With nothing left out, repeat every entry exactly.

* Dataset content:
↓

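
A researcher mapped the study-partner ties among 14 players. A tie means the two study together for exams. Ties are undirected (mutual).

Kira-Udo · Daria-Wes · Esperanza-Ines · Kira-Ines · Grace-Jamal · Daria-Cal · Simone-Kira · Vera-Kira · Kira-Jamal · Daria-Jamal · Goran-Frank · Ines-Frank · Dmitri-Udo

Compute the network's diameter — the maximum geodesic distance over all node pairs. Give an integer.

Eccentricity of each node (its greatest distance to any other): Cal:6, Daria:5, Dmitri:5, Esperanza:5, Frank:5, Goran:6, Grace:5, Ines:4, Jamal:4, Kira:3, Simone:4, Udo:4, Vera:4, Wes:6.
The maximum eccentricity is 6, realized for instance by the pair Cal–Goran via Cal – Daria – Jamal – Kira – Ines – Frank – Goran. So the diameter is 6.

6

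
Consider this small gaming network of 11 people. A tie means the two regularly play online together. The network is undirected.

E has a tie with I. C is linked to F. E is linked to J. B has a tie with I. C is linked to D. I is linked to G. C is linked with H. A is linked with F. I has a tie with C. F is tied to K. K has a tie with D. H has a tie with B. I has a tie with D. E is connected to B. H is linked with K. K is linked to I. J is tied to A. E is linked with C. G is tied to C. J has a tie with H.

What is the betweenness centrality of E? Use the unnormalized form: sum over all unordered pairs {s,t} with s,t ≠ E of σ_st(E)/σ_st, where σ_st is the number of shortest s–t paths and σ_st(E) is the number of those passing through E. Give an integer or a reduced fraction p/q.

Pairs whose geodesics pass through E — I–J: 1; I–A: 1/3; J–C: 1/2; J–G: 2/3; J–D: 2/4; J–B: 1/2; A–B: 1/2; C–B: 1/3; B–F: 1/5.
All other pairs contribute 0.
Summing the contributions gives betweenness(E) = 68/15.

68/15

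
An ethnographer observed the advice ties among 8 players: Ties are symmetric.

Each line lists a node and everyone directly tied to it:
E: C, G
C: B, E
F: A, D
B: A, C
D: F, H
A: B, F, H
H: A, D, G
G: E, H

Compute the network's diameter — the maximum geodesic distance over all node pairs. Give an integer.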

↑

* Exercise answer:
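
A researcher mapped the study-partner ties among 14 players. A tie means the two study together for exams. Ties are undirected (mutual).

Kira-Udo · Daria-Wes · Esperanza-Ines · Kira-Ines · Grace-Jamal · Daria-Cal · Simone-Kira · Vera-Kira · Kira-Jamal · Daria-Jamal · Goran-Frank · Ines-Frank · Dmitri-Udo

Compute the network's diameter — the maximum geodesic distance over all node pairs. Give an integer.

Eccentricity of each node (its greatest distance to any other): Cal:6, Daria:5, Dmitri:5, Esperanza:5, Frank:5, Goran:6, Grace:5, Ines:4, Jamal:4, Kira:3, Simone:4, Udo:4, Vera:4, Wes:6.
The maximum eccentricity is 6, realized for instance by the pair Cal–Goran via Cal – Daria – Jamal – Kira – Ines – Frank – Goran. So the diameter is 6.

6

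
Consider this small gaming network of 11 people. A tie means the two regularly play online together. The network is undirected.

E has a tie with I. C is linked to F. E is linked to J. B has a tie with I. C is linked to D. I is linked to G. C is linked with H. A is linked with F. I has a tie with C. F is tied to K. K has a tie with D. H has a tie with B. I has a tie with D. E is connected to B. H is linked with K. K is linked to I. J is tied to A. E is linked with C. G is tied to C. J has a tie with H.

What is the betweenness centrality of E? Use the unnormalized form: sum over all unordered pairs {s,t} with s,t ≠ E of σ_st(E)/σ_st, where σ_st is the number of shortest s–t paths and σ_st(E) is the number of those passing through E. Give an integer or a reduced fraction p/q.

Pairs whose geodesics pass through E — I–J: 1; I–A: 1/3; J–C: 1/2; J–G: 2/3; J–D: 2/4; J–B: 1/2; A–B: 1/2; C–B: 1/3; B–F: 1/5.
All other pairs contribute 0.
Summing the contributions gives betweenness(E) = 68/15.

68/15

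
An ethnographer observed the advice ties among 8 players: Ties are symmetric.

Each line lists a node and everyone directly tied to it:
E: C, G
C: B, E
F: A, D
B: A, C
D: F, H
A: B, F, H
H: A, D, G
G: E, H

Compute the network's diameter — the maximum geodesic distance over all node pairs. Give an integer.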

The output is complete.